**Records shown**
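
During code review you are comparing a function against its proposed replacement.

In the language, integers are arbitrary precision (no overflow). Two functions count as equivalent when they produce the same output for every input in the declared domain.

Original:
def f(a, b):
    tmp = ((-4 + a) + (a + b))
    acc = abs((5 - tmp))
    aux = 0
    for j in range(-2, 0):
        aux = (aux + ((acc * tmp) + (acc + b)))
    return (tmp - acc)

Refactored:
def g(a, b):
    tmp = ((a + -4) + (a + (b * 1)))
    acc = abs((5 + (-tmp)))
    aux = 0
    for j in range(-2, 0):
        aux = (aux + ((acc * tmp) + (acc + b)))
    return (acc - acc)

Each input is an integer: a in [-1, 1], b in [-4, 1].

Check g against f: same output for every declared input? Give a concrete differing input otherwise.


Consider the input a=-1, b=-4.
f: tmp := -10 | acc := 15 | aux := 0 | iter j=-2: | aux := -139 | iter j=-1: | aux := -278 | result -25
g: tmp := -10 | acc := 15 | aux := 0 | iter j=-2: | aux := -139 | iter j=-1: | aux := -278 | result 0
-25 against 0: the behavior changed.
verdict: not equivalent; witness: a=-1, b=-4


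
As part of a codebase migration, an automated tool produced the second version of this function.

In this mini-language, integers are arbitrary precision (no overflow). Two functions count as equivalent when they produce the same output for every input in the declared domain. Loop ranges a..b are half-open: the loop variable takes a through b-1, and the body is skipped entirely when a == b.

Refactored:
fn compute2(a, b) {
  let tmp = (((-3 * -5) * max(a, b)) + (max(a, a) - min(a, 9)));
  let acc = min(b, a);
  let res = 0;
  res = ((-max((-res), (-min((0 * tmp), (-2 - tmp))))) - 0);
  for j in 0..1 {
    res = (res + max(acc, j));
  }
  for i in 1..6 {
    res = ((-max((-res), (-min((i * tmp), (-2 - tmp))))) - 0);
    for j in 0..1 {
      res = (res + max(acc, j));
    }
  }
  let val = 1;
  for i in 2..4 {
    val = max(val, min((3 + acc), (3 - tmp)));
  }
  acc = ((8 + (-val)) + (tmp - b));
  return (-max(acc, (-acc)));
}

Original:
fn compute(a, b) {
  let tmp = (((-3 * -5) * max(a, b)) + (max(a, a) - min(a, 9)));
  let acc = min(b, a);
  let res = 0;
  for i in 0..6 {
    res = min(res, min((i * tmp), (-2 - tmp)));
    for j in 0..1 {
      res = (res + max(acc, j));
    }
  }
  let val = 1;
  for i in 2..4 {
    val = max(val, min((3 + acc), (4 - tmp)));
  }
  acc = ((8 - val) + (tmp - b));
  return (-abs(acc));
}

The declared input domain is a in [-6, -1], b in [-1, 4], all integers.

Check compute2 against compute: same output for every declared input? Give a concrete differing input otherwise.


The one real change (`4` became `3`) has no effect anywhere in the declared ranges.
As a probe, take a=-5, b=-1: compute runs tmp = -15; acc = -5; res = 0; [i=0]; res = 0; [j=0]; res = 0; [i=1]; res = -15; [j=0]; res = -15; [i=2]; res = -30; [j=0]; res = -30; [i=3]; res = -45; [j=0]; res = -45; [i=4]; res = -60; [j=0]; res = -60; [i=5]; res = -75; [j=0]; res = -75; val = 1; [i=2]; val = 1; [i=3]; val = 1; acc = -7; return -7; compute2 runs tmp = -15; acc = -5; res = 0; res = 0; [j=0]; res = 0; [i=1]; res = -15; [j=0]; res = -15; [i=2]; res = -30; [j=0]; res = -30; [i=3]; res = -45; [j=0]; res = -45; [i=4]; res = -60; [j=0]; res = -60; [i=5]; res = -75; [j=0]; res = -75; val = 1; [i=2]; val = 1; [i=3]; val = 1; acc = -7; return -7; both end at -7.
Every one of the 36 inputs gives matching results.
verdict: equivalent


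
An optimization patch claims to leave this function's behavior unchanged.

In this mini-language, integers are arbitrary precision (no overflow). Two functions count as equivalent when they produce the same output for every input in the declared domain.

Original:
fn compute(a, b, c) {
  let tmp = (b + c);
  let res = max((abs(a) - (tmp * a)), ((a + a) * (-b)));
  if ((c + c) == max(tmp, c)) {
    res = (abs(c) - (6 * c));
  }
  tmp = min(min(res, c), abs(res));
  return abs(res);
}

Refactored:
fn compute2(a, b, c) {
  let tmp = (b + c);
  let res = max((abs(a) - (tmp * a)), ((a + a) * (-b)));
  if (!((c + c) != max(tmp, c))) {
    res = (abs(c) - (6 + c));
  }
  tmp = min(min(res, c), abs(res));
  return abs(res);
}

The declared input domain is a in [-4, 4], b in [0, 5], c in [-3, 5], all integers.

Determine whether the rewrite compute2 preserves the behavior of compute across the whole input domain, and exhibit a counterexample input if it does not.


Input a=-4, b=0, c=0: 0 from compute versus 6 from compute2.
verdict: not equivalent; witness: a=-4, b=0, c=0


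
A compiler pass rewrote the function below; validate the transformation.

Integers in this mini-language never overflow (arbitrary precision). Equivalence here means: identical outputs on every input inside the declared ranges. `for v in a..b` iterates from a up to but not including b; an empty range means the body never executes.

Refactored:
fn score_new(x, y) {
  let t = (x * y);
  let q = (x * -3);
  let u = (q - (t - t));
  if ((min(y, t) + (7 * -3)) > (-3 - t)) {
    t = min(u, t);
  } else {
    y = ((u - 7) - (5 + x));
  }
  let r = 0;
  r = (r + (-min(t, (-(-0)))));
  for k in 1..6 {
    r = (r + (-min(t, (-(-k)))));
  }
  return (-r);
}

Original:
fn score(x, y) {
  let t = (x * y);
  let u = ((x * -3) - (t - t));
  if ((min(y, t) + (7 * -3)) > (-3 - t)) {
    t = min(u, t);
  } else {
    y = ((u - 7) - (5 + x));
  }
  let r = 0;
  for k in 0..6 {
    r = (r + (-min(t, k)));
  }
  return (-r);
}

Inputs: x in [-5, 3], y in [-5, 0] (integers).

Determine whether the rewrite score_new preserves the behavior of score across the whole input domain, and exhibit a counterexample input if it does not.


Equivalent — the differences include loop structure differs, plus constant usage differs, plus local variable names differ, plus statement counts differ, plus min/max/abs usage differs, plus arithmetic usage differs, yet no declared input distinguishes the two.
One worked example (x=0, y=-5) — score: t = 0; u = 0; ((min(y, t) + (7 * -3)) > (-3 - t)) -> false; y = -12; r = 0; [k=0]; r = 0; [k=1]; r = 0; [k=2]; r = 0; [k=3]; r = 0; [k=4]; r = 0; [k=5]; r = 0; return 0; score_new: t = 0; q = 0; u = 0; ((min(y, t) + (7 * -3)) > (-3 - t)) -> false; y = -12; r = 0; r = 0; [k=1]; r = 0; [k=2]; r = 0; [k=3]; r = 0; [k=4]; r = 0; [k=5]; r = 0; return 0; agreement on 0.
An exhaustive pass over the 54 declared inputs shows identical outputs.
verdict: equivalent


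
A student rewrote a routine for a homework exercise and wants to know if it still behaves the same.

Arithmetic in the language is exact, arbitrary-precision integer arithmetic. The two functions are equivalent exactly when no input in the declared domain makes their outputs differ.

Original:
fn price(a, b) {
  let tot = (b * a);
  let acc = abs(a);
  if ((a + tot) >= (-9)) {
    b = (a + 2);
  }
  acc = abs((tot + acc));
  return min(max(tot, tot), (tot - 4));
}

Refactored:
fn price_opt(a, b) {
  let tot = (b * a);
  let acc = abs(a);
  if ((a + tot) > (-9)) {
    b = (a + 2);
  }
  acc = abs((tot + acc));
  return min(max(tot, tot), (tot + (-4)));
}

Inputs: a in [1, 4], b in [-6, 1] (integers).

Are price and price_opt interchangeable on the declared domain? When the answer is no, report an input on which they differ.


Equivalent. The one real change (`((a + tot) >= (-9))` became `((a + tot) > (-9))`) has no effect anywhere in the declared ranges.
An exhaustive pass over the 32 declared inputs shows identical outputs.
As a probe, take a=1, b=-3: price runs tot becomes -3; next acc becomes 1; next ((a + tot) >= (-9)) evaluates to true; next b becomes 3; next acc becomes 2; next final value -7; price_opt runs tot becomes -3; next acc becomes 1; next ((a + tot) > (-9)) evaluates to true; next b becomes 3; next acc becomes 2; next final value -7; both end at -7.
verdict: equivalent


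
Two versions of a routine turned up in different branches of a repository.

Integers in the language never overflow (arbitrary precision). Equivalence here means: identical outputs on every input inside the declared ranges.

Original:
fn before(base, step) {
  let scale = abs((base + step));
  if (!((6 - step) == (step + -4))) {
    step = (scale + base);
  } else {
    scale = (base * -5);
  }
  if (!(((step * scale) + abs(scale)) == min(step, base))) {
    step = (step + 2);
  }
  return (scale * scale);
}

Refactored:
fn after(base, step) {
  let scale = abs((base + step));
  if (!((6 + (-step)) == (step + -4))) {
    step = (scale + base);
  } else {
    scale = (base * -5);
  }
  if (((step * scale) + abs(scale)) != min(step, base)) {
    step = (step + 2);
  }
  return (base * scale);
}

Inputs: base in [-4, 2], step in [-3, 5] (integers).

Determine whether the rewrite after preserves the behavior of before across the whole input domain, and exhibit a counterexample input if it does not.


Try base=-4, step=-3.
before: scale = 7; (!((6 - step) == (step + -4))) -> true; step = 3; (!(((step * scale) + abs(scale)) == min(step, base))) -> true; step = 5; return 49
after: scale = 7; (!((6 + (-step)) == (step + -4))) -> true; step = 3; (((step * scale) + abs(scale)) != min(step, base)) -> true; step = 5; return -28
49 vs -28 — the two versions disagree here.
verdict: not equivalent; witness: base=-4, step=-3


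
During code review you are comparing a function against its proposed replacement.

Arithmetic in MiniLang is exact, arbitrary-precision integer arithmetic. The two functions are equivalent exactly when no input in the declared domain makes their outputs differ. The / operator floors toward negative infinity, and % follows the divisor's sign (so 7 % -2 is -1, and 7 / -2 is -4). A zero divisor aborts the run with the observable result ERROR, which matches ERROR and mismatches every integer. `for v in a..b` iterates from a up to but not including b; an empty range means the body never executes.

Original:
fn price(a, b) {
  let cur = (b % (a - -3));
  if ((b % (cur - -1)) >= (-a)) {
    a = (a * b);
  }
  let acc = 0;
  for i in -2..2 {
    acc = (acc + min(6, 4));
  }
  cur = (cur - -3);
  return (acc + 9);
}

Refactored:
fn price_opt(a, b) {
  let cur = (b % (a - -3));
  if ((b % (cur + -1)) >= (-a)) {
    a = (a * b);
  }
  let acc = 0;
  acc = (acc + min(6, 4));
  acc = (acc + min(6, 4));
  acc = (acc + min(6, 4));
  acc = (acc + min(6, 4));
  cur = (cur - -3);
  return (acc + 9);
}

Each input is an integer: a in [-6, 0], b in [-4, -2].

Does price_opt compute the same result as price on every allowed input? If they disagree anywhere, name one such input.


These are not equivalent — on a=-6, b=-4 the outputs split (ERROR vs 25).
price: cur = -1; division by zero -> ERROR
price_opt: cur = -1; ((b % (cur + -1)) >= (-a)) -> false; acc = 0; acc = 4; acc = 8; acc = 12; acc = 16; cur = 2; return 25
verdict: not equivalent; witness: a=-6, b=-4


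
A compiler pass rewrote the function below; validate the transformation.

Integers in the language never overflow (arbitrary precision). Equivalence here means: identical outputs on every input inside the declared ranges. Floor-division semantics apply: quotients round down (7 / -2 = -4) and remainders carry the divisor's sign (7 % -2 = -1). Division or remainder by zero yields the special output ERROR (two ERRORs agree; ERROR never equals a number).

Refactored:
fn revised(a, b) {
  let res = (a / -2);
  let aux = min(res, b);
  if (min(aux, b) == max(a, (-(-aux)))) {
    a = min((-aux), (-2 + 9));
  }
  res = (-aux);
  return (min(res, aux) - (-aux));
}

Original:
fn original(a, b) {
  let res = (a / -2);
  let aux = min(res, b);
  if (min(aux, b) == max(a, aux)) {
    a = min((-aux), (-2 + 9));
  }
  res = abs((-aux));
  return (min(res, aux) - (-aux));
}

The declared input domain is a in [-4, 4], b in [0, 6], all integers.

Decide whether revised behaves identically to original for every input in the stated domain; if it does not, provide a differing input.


There is a counterexample at a=-4, b=1: 2 on one side, 0 on the other.
original: res becomes 2; next aux becomes 1; next (min(aux, b) == max(a, aux)) evaluates to true; next a becomes -1; next res becomes 1; next final value 2
revised: res becomes 2; next aux becomes 1; next (min(aux, b) == max(a, (-(-aux)))) evaluates to true; next a becomes -1; next res becomes -1; next final value 0
verdict: not equivalent; witness: a=-4, b=1


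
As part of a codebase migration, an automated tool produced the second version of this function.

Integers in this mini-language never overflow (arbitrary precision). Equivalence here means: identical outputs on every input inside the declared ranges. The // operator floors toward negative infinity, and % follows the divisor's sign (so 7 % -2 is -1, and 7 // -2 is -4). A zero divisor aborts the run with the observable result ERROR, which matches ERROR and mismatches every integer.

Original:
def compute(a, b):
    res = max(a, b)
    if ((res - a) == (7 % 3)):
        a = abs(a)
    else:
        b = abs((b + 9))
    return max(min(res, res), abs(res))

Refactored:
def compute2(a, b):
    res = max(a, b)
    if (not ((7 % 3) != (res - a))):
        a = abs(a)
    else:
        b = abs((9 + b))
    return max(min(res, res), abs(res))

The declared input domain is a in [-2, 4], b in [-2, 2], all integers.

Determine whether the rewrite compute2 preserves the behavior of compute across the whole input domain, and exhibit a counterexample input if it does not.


Differences: boolean connective usage differs; also comparison usage differs — yet all 35 inputs agree.
verdict: equivalent


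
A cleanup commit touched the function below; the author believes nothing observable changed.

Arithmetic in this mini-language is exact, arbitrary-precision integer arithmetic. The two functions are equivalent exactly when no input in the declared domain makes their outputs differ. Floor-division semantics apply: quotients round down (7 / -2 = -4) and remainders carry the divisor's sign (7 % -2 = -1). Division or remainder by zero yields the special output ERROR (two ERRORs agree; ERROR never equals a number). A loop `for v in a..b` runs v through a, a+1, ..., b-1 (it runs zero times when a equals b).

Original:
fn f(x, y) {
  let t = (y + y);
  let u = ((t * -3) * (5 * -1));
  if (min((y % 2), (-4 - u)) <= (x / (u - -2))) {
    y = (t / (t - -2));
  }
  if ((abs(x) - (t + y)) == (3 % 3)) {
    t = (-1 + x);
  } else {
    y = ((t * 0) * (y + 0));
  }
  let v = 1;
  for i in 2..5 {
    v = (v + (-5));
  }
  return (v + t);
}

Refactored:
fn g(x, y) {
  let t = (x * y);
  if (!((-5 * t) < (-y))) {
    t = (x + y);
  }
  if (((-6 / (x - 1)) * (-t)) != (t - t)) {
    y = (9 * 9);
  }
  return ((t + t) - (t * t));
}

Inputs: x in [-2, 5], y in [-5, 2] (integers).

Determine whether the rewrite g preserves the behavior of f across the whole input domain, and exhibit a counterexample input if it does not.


Input x=-2, y=-5: -24 from f versus -80 from g.
verdict: not equivalent; witness: x=-2, y=-5


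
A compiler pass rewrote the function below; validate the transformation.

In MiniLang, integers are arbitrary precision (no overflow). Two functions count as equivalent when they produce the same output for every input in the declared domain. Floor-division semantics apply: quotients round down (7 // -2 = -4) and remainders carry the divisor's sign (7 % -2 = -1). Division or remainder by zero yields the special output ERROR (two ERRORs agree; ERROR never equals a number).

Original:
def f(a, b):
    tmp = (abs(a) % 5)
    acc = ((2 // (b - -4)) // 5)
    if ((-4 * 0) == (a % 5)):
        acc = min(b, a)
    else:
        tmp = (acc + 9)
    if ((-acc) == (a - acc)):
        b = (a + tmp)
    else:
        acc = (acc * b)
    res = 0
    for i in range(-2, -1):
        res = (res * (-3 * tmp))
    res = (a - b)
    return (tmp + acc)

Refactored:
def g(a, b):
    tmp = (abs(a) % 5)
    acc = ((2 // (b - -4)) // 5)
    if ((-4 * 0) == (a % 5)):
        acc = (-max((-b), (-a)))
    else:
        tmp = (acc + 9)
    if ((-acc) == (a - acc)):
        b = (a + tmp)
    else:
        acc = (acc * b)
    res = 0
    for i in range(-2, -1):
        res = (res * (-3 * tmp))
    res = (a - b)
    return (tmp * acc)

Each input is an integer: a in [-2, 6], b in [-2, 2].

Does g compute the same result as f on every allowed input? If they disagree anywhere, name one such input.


Run the pair on a=-2, b=-2.
f: tmp=2, then acc=0, then ((-4 * 0) == (a % 5)) is false, then tmp=9, then ((-acc) == (a - acc)) is false, then acc=0, then res=0, then (i=-2), then res=0, then res=0, then returns 9
g: tmp=2, then acc=0, then ((-4 * 0) == (a % 5)) is false, then tmp=9, then ((-acc) == (a - acc)) is false, then acc=0, then res=0, then (i=-2), then res=0, then res=0, then returns 0
9 against 0: the behavior changed.
verdict: not equivalent; witness: a=-2, b=-2


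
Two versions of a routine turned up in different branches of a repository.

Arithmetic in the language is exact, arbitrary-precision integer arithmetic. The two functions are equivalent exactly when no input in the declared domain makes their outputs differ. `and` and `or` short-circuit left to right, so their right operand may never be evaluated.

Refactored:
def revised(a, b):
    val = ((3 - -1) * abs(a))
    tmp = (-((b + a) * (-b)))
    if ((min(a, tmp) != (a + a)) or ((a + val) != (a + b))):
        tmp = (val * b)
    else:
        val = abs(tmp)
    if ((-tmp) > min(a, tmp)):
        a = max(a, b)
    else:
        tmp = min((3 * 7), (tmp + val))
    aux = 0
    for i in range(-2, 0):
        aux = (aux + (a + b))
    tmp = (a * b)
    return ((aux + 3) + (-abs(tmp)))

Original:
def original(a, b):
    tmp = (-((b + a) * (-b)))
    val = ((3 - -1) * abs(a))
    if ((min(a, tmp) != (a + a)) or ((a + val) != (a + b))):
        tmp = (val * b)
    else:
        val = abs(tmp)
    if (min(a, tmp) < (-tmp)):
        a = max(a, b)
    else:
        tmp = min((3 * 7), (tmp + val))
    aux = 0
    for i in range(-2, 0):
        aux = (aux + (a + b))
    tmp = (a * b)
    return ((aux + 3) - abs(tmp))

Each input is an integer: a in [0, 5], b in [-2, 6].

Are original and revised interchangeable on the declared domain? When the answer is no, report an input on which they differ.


Differences: arithmetic usage differs, plus comparison usage differs — yet all 54 inputs agree.
verdict: equivalent


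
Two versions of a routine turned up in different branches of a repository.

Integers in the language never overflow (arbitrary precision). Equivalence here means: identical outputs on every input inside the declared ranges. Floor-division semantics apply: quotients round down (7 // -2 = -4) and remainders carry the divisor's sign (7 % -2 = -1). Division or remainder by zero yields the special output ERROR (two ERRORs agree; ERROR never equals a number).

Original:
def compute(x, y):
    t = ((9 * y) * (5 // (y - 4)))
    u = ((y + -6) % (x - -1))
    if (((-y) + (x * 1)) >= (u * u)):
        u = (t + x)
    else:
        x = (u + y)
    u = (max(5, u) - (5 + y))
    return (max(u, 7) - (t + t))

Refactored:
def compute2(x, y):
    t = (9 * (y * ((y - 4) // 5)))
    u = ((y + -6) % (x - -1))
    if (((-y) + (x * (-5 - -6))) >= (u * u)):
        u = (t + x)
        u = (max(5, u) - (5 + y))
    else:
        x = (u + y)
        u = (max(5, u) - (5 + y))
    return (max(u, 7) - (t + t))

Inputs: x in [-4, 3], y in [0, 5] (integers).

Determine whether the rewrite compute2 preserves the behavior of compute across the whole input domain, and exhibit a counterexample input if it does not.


Take x=-4, y=1.
compute: t=-18, then u=-2, then (((-y) + (x * 1)) >= (u * u)) is false, then x=-1, then u=-1, then returns 43
compute2: t=-9, then u=-2, then (((-y) + (x * (-5 - -6))) >= (u * u)) is false, then x=-1, then u=-1, then returns 25
43 against 25: the behavior changed.
verdict: not equivalent; witness: x=-4, y=1


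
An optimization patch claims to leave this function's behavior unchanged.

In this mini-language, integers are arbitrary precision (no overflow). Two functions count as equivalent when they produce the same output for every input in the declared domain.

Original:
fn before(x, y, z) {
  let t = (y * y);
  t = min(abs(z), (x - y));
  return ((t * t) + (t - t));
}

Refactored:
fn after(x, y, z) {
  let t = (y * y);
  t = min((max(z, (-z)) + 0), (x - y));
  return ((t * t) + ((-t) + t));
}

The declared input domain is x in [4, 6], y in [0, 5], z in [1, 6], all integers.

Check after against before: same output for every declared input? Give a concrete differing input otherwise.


Behavior is preserved: although arithmetic usage differs, plus constant usage differs, plus min/max/abs usage differs, the outputs never diverge.
As a probe, take x=5, y=5, z=2: before runs t=25, then t=0, then returns 0; after runs t=25, then t=0, then returns 0; both end at 0.
Checked all 108 inputs in the declared domain: the outputs agree on every one.
verdict: equivalent


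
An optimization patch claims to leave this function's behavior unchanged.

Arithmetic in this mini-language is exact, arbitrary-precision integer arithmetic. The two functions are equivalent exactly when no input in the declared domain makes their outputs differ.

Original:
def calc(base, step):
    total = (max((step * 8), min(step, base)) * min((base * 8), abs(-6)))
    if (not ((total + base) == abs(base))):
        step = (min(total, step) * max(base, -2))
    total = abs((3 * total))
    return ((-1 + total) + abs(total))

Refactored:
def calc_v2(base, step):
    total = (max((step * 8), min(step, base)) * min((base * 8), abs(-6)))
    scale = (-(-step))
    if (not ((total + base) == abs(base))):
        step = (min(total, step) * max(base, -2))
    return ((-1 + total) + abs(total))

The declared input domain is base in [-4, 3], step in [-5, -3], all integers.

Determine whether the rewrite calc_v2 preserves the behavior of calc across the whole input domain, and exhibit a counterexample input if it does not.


Run the pair on base=-4, step=-5.
calc: total becomes 160; next (not ((total + base) == abs(base))) evaluates to true; next step becomes 10; next total becomes 480; next final value 959
calc_v2: total becomes 160; next scale becomes -5; next (not ((total + base) == abs(base))) evaluates to true; next step becomes 10; next final value 319
959 against 319: the behavior changed.
verdict: not equivalent; witness: base=-4, step=-5


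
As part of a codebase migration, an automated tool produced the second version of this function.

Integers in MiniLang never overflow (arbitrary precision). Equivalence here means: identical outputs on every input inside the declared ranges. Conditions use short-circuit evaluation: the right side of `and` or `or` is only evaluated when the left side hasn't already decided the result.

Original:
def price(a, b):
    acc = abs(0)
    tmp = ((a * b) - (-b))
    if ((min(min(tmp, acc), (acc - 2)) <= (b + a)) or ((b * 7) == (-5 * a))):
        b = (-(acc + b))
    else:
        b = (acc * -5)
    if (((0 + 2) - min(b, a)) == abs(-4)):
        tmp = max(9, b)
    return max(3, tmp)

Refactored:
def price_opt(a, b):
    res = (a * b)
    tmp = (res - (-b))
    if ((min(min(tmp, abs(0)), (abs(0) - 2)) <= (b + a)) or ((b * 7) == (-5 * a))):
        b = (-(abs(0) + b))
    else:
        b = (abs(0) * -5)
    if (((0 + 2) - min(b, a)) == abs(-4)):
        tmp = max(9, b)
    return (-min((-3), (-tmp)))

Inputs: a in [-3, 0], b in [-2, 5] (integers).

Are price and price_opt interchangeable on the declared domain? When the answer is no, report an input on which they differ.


Side by side, the visible changes include: constant usage differs, plus min/max/abs usage differs, plus local variable names differ.
As a probe, take a=-1, b=3: price runs acc becomes 0; next tmp becomes 0; next ((min(min(tmp, acc), (acc - 2)) <= (b + a)) or ((b * 7) == (-5 * a))) evaluates to true; next b becomes -3; next (((0 + 2) - min(b, a)) == abs(-4)) evaluates to false; next final value 3; price_opt runs res becomes -3; next tmp becomes 0; next ((min(min(tmp, abs(0)), (abs(0) - 2)) <= (b + a)) or ((b * 7) == (-5 * a))) evaluates to true; next b becomes -3; next (((0 + 2) - min(b, a)) == abs(-4)) evaluates to false; next final value 3; both end at 3.
Every one of the 32 inputs gives matching results.
verdict: equivalent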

**Problem statement**
Copy all lines from the material that contain "right".

**Task output**
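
Arithmetic in the language is exact, arbitrary-precision integer arithmetic. The two functions are equivalent exactly when no input in the declared domain makes their outputs differ. `and` and `or` short-circuit left to right, so their right operand may never be evaluated.
Integers in MiniLang never overflow (arbitrary precision). Equivalence here means: identical outputs on every input inside the declared ranges. Conditions use short-circuit evaluation: the right side of `and` or `or` is only evaluated when the left side hasn't already decided the result.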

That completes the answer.